▶ [Problem statement]: Lines from the one containing "Which pair of" through the end of the entries below: set them down exactly, both ends included, with nothing added.

============================================================

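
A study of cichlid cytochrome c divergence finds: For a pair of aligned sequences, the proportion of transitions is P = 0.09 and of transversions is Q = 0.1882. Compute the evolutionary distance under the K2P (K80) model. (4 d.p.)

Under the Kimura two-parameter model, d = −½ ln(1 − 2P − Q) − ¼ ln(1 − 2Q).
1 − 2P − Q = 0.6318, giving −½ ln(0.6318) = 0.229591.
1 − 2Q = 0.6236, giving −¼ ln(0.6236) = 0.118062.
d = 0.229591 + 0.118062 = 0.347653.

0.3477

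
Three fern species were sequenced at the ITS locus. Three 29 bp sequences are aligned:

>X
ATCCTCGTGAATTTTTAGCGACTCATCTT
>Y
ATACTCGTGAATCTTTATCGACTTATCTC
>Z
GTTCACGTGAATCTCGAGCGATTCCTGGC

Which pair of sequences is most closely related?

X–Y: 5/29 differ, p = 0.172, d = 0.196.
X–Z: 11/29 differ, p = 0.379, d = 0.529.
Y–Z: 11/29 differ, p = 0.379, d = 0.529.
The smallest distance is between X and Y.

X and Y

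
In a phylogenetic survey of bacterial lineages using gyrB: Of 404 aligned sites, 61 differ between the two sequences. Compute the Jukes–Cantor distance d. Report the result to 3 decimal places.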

============================================================

▶ [Answer space]:
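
Which pair of sequences is most closely related?

X–Y: 5/29 differ, p = 0.172, d = 0.196.
X–Z: 11/29 differ, p = 0.379, d = 0.529.
Y–Z: 11/29 differ, p = 0.379, d = 0.529.
The smallest distance is between X and Y.

X and Y

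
In a phylogenetic survey of bacterial lineages using gyrB: Of 404 aligned sites, 61 differ between the two sequences. Compute the Jukes–Cantor distance d. Report the result to 3 decimal places.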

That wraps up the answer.